• Try it: Using the records underneath, tally the lines where the word "tangible" appears and please give only the count.

::::

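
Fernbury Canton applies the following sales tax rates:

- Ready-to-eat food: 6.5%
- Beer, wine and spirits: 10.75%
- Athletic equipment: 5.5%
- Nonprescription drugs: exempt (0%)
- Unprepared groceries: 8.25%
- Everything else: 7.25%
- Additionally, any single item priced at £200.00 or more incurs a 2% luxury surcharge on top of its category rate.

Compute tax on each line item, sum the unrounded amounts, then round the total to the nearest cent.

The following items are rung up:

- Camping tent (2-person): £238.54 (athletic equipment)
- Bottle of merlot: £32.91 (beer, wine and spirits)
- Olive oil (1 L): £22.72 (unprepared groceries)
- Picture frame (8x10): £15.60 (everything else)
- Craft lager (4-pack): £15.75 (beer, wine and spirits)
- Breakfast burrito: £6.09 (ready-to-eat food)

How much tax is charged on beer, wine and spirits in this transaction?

Bottle of merlot £32.91: beer, wine and spirits → 10.75% → £3.537825
Craft lager (4-pack) £15.75: beer, wine and spirits → 10.75% → £1.693125
Tax on beer, wine and spirits: unrounded sum = £5.23095 → £5.23

£5.23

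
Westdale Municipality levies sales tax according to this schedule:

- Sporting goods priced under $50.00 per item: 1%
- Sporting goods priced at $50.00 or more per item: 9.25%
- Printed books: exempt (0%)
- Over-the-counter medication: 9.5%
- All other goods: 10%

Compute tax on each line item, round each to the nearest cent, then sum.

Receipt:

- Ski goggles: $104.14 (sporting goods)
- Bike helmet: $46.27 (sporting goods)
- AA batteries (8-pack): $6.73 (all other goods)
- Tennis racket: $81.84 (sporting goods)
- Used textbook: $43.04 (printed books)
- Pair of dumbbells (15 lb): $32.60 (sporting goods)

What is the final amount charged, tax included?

Ski goggles $104.14: sporting goods, $50.00 or more → 9.25% → $9.63
Bike helmet $46.27: sporting goods, under $50.00 → 1% → $0.46
AA batteries (8-pack) $6.73: all other goods → 10% → $0.67
Tennis racket $81.84: sporting goods, $50.00 or more → 9.25% → $7.57
Used textbook $43.04: printed books → 0% → $0.00
Pair of dumbbells (15 lb) $32.60: sporting goods, under $50.00 → 1% → $0.33
Subtotal = $314.62; tax = $18.66; total due = $333.28

$333.28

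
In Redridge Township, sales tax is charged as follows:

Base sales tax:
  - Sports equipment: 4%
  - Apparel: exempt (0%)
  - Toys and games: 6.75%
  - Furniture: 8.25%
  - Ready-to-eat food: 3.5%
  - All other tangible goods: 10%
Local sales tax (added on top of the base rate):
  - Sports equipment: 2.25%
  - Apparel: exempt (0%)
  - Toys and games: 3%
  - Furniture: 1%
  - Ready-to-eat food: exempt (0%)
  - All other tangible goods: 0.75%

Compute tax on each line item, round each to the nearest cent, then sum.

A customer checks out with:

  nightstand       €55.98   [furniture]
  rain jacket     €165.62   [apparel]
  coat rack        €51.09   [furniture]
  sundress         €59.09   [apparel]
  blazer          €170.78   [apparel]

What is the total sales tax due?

Nightstand €55.98: furniture → 8.25% + 1% local = 9.25% → €5.18
Rain jacket €165.62: apparel → 0% + 0% local = 0% → €0.00
Coat rack €51.09: furniture → 8.25% + 1% local = 9.25% → €4.73
Sundress €59.09: apparel → 0% + 0% local = 0% → €0.00
Blazer €170.78: apparel → 0% + 0% local = 0% → €0.00
Total tax = €5.18 + €4.73 = €9.91

€9.91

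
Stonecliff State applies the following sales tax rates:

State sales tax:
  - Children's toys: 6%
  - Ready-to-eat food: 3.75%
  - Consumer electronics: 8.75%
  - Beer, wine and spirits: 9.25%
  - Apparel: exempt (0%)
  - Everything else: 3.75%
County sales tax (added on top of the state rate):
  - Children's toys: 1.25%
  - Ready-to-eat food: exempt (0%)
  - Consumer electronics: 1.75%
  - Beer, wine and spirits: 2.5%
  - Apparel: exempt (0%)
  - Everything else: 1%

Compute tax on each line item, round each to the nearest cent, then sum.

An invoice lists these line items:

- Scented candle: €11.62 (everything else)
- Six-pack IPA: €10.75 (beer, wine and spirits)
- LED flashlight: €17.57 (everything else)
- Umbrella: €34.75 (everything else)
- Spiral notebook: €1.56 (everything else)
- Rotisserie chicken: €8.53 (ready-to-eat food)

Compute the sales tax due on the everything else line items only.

€3.10

Scented candle €11.62: everything else → 3.75% + 1% county = 4.75% → €0.55
LED flashlight €17.57: everything else → 3.75% + 1% county = 4.75% → €0.83
Umbrella €34.75: everything else → 3.75% + 1% county = 4.75% → €1.65
Spiral notebook €1.56: everything else → 3.75% + 1% county = 4.75% → €0.07
Tax on everything else = €0.55 + €0.83 + €1.65 + €0.07 = €3.10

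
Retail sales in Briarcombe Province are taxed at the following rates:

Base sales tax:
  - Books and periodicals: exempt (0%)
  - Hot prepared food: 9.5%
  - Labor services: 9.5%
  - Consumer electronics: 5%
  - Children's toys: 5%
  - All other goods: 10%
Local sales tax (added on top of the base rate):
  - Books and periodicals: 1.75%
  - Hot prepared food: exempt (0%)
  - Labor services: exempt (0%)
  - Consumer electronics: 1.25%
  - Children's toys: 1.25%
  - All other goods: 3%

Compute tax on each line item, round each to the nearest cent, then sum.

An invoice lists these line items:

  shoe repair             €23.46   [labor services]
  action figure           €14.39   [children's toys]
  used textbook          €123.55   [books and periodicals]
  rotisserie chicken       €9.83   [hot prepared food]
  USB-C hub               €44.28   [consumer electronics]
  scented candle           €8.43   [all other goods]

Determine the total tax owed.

€10.09

Shoe repair €23.46: labor services → 9.5% + 0% local = 9.5% → €2.23
Action figure €14.39: children's toys → 5% + 1.25% local = 6.25% → €0.90
Used textbook €123.55: books and periodicals → 0% + 1.75% local = 1.75% → €2.16
Rotisserie chicken €9.83: hot prepared food → 9.5% + 0% local = 9.5% → €0.93
USB-C hub €44.28: consumer electronics → 5% + 1.25% local = 6.25% → €2.77
Scented candle €8.43: all other goods → 10% + 3% local = 13% → €1.10
Total tax = €2.23 + €0.90 + €2.16 + €0.93 + €2.77 + €1.10 = €10.09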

::::

• Solution: 2